# AIM OF THE EXERCISE
Locate all lines in the data below that hold "this" and show them.

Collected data
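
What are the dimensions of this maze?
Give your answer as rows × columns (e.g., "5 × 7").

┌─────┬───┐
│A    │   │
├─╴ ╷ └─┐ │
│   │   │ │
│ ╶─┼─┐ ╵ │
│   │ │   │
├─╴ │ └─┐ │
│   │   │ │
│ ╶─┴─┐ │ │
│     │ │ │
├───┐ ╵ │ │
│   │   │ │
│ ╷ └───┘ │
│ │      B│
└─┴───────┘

Counting the maze dimensions:
Rows (vertical): 7
Columns (horizontal): 5
Dimensions: 7 × 5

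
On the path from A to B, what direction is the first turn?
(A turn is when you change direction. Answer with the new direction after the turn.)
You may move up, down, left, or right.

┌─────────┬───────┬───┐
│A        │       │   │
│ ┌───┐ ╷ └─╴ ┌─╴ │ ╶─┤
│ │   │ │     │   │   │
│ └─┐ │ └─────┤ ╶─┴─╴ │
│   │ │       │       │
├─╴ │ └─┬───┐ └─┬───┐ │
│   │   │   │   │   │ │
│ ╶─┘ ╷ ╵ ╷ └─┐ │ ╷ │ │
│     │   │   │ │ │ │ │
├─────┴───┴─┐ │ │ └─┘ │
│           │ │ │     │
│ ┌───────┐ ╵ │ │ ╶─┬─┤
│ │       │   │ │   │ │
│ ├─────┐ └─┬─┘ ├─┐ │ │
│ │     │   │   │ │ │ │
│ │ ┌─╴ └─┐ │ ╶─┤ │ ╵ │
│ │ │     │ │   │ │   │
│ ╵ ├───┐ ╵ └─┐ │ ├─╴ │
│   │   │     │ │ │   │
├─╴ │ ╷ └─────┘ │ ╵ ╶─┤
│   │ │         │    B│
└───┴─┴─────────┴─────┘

Directions: right, right, right, right, down, right, right, up, right, right, down, left, down, right, right, right, down, down, down, left, left, down, right, down, down, right, down, left, down, right
First turn direction: down

Solution:

┌─────────┬───────┬───┐
│A → → → ↓│  ↱ → ↓│   │
│ ┌───┐ ╷ └─╴ ┌─╴ │ ╶─┤
│ │   │ │↳ → ↑│↓ ↲│   │
│ └─┐ │ └─────┤ ╶─┴─╴ │
│   │ │       │↳ → → ↓│
├─╴ │ └─┬───┐ └─┬───┐ │
│   │   │   │   │   │↓│
│ ╶─┘ ╷ ╵ ╷ └─┐ │ ╷ │ │
│     │   │   │ │ │ │↓│
├─────┴───┴─┐ │ │ └─┘ │
│           │ │ │↓ ← ↲│
│ ┌───────┐ ╵ │ │ ╶─┬─┤
│ │       │   │ │↳ ↓│ │
│ ├─────┐ └─┬─┘ ├─┐ │ │
│ │     │   │   │ │↓│ │
│ │ ┌─╴ └─┐ │ ╶─┤ │ ╵ │
│ │ │     │ │   │ │↳ ↓│
│ ╵ ├───┐ ╵ └─┐ │ ├─╴ │
│   │   │     │ │ │↓ ↲│
├─╴ │ ╷ └─────┘ │ ╵ ╶─┤
│   │ │         │  ↳ B│
└───┴─┴─────────┴─────┘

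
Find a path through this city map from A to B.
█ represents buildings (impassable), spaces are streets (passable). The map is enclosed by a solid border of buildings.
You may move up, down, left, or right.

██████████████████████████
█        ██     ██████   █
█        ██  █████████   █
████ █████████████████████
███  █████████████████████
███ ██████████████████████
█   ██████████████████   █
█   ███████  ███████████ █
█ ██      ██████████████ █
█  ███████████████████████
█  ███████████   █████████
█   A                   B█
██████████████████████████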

# TASK ANSWER
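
What are the dimensions of this maze?
Find a path through this city map from A to B.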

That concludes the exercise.